- Task brief: From the line that contains "Given model priors" to the last line of the data, every line is to be transcribed exactly; no other line is to be included.

Start of Record set

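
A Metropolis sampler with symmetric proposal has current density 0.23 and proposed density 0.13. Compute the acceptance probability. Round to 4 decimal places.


For symmetric proposals, acceptance = min(1, pi(x*)/pi(x))
= min(1, 0.13/0.23)
= min(1, 0.5652) = 0.5652

0.5652


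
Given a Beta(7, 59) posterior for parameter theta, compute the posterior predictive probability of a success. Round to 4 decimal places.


For a Beta-Bernoulli model, the predictive probability is the mean:
P(success) = 7/(7+59) = 7/66 = 0.1061

0.1061


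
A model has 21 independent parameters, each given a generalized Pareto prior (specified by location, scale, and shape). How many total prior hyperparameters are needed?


Each generalized Pareto prior needs 3 hyperparameters (location, scale, and shape).
Total = 3 * 21 = 63

63


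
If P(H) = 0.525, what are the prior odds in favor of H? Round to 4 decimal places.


Prior odds = P(H) / (1 - P(H))
= 0.525 / 0.475
= 1.1053

1.1053


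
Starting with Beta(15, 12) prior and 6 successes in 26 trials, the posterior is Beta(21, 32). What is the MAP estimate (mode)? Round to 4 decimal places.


The mode of Beta(a, b) when a > 1 and b > 1 is (a-1)/(a+b-2)
= (21 - 1) / (21 + 32 - 2)
= 20 / 51
= 0.3922

0.3922


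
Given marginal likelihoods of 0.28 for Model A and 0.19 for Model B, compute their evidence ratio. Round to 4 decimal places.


Ratio = ML(A) / ML(B) = 0.28/0.19
= 1.4737

1.4737


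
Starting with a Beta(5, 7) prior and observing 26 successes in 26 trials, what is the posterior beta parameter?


Posterior beta = prior beta + failures
Failures = 26 - 26 = 0
beta_post = 7 + 0 = 7

7


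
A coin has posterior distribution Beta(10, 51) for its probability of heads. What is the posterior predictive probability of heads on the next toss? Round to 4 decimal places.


Posterior predictive = E[theta] = alpha/(alpha+beta)
= 10/61
= 0.1639

0.1639


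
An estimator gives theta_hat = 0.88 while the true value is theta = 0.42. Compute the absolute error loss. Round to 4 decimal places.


The absolute error loss is |theta_hat - theta|
= |0.88 - 0.42|
= 0.46

0.46


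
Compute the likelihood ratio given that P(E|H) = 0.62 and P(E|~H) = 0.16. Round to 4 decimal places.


LR = P(E|H) / P(E|~H)
= 0.62 / 0.16 = 3.875

3.875


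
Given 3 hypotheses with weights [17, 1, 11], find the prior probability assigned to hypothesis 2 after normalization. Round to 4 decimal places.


To normalize, divide each weight by the sum of all weights.
Sum = 29
Prior(H2) = 1/29 = 0.0345

0.0345


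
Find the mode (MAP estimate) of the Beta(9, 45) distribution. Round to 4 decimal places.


For Beta(a,b) with a,b > 1:
Mode = (a-1)/(a+b-2) = (9-1)/(54-2)
= 8/52 = 0.1538

0.1538


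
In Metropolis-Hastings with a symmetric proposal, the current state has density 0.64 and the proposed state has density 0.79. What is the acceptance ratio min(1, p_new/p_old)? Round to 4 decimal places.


Ratio = p_new / p_old = 0.79 / 0.64 = 1.2344
Acceptance = min(1, 1.2344) = 1.0

1.0


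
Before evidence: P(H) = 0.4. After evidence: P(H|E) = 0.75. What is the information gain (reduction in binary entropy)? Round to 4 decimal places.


Prior entropy = 0.971
Posterior entropy = 0.8113
Information gain = 0.971 - 0.8113 = 0.1597

0.1597


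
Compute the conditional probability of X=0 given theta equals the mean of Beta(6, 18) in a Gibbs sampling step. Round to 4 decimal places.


Mean of Beta(6, 18) = 0.25
P(X=0 | theta=0.25) = 0.75

0.75


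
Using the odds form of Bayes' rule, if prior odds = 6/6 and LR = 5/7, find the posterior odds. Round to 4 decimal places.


Bayes' rule in odds form: posterior odds = prior odds * LR
= (6 * 5) / (6 * 7)
= 30/42 = 0.7143

0.7143


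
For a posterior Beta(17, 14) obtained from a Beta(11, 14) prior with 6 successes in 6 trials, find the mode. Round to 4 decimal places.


Mode = (alpha - 1) / (alpha + beta - 2)
= 16 / 29
= 0.5517

0.5517


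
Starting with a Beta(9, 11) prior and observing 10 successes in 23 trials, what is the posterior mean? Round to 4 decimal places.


Posterior parameters: alpha = 9 + 10 = 19
beta = 11 + 13 = 24
Posterior mean = alpha / (alpha + beta) = 19 / 43
= 0.4419

0.4419


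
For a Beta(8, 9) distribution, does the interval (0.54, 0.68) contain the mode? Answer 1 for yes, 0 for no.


Mode of Beta(a,b) = (a-1)/(a+b-2)
= (8-1)/(8+9-2) = 0.4667
Check: 0.54 <= 0.4667 <= 0.68?
Result: 0

0


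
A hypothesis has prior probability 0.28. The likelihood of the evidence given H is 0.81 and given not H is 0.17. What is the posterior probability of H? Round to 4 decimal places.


Using Bayes' theorem:
P(E) = 0.28 * 0.81 + 0.72 * 0.17
P(E) = 0.3492
P(H|E) = (0.28 * 0.81) / 0.3492 = 0.6495

0.6495


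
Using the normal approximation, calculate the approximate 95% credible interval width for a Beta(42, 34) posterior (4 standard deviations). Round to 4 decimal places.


Var(Beta) = 42*34/(76^2 * 77) = 0.0032
SD = 0.0567
Width ~ 4*SD = 0.2267

0.2267


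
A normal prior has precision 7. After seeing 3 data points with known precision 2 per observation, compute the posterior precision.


In the conjugate normal model, precisions add:
tau_posterior = tau_prior + n * tau_data
= 7 + 3*2 = 13

13


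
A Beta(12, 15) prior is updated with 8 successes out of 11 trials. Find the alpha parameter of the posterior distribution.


In the Beta-Binomial conjugate update:
alpha_post = alpha_prior + successes
= 12 + 8
= 20

20


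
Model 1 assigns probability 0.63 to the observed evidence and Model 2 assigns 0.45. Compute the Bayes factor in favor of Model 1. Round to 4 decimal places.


BF = P(data|M1) / P(data|M2)
= 0.63 / 0.45 = 1.4

1.4


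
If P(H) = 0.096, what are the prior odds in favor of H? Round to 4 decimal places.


Prior odds = P(H) / (1 - P(H))
= 0.096 / 0.904
= 0.1062

0.1062


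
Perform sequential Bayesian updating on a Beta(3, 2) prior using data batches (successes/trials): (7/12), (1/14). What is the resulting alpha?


Accumulate successes: 8
Posterior alpha = prior alpha + sum of successes
= 3 + 8 = 11

11


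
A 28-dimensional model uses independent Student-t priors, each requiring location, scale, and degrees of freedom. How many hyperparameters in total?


Per parameter: 3 (location, scale, and degrees of freedom).
Total = 28 * 3 = 84

84


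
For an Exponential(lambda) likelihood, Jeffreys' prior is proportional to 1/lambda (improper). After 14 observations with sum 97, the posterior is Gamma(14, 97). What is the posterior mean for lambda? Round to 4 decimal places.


Posterior = Gamma(n, sum_x) = Gamma(14, 97)
Posterior mean = shape/rate = 14/97
= 0.1443

0.1443


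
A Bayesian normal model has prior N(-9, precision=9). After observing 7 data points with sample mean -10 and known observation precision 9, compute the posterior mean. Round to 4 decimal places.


Posterior mean = (prior_precision * prior_mean + n * data_precision * data_mean) / (prior_precision + n * data_precision)
Numerator = 9*-9 + 7*9*-10 = -711
Denominator = 9 + 7*9 = 72
Posterior mean = -9.875

-9.875


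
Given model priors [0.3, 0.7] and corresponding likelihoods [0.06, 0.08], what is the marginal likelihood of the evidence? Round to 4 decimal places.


P(E) = sum_i P(M_i) P(E|M_i)
= 0.018 + 0.056
= 0.074

0.074


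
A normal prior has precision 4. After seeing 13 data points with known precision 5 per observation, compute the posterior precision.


In the conjugate normal model, precisions add:
tau_posterior = tau_prior + n * tau_data
= 4 + 13*5 = 69

69


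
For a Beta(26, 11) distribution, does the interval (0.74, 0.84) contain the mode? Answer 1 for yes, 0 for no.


Mode of Beta(a,b) = (a-1)/(a+b-2)
= (26-1)/(26+11-2) = 0.7143
Check: 0.74 <= 0.7143 <= 0.84?
Result: 0

0


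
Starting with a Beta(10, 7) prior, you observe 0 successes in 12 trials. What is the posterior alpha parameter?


For a Beta-Binomial conjugate model:
Posterior alpha = prior alpha + number of successes
= 10 + 0 = 10

10


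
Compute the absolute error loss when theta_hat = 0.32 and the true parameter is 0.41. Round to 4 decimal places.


L = |theta_hat - theta_true|
= |0.32 - 0.41| = 0.09

0.09


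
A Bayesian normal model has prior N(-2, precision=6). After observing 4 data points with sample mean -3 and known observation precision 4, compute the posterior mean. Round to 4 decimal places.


Posterior mean = (prior_precision * prior_mean + n * data_precision * data_mean) / (prior_precision + n * data_precision)
Numerator = 6*-2 + 4*4*-3 = -60
Denominator = 6 + 4*4 = 22
Posterior mean = -2.7273

-2.7273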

End of Record set

- Answer to this exercise:
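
Given model priors [0.3, 0.7] and corresponding likelihoods [0.06, 0.08], what is the marginal likelihood of the evidence? Round to 4 decimal places.


P(E) = sum_i P(M_i) P(E|M_i)
= 0.018 + 0.056
= 0.074

0.074


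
A normal prior has precision 4. After seeing 13 data points with known precision 5 per observation, compute the posterior precision.


In the conjugate normal model, precisions add:
tau_posterior = tau_prior + n * tau_data
= 4 + 13*5 = 69

69


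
For a Beta(26, 11) distribution, does the interval (0.74, 0.84) contain the mode? Answer 1 for yes, 0 for no.


Mode of Beta(a,b) = (a-1)/(a+b-2)
= (26-1)/(26+11-2) = 0.7143
Check: 0.74 <= 0.7143 <= 0.84?
Result: 0

0


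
Starting with a Beta(10, 7) prior, you observe 0 successes in 12 trials. What is the posterior alpha parameter?


For a Beta-Binomial conjugate model:
Posterior alpha = prior alpha + number of successes
= 10 + 0 = 10

10


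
Compute the absolute error loss when theta_hat = 0.32 and the true parameter is 0.41. Round to 4 decimal places.


L = |theta_hat - theta_true|
= |0.32 - 0.41| = 0.09

0.09


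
A Bayesian normal model has prior N(-2, precision=6). After observing 4 data points with sample mean -3 and known observation precision 4, compute the posterior mean. Round to 4 decimal places.


Posterior mean = (prior_precision * prior_mean + n * data_precision * data_mean) / (prior_precision + n * data_precision)
Numerator = 6*-2 + 4*4*-3 = -60
Denominator = 6 + 4*4 = 22
Posterior mean = -2.7273

-2.7273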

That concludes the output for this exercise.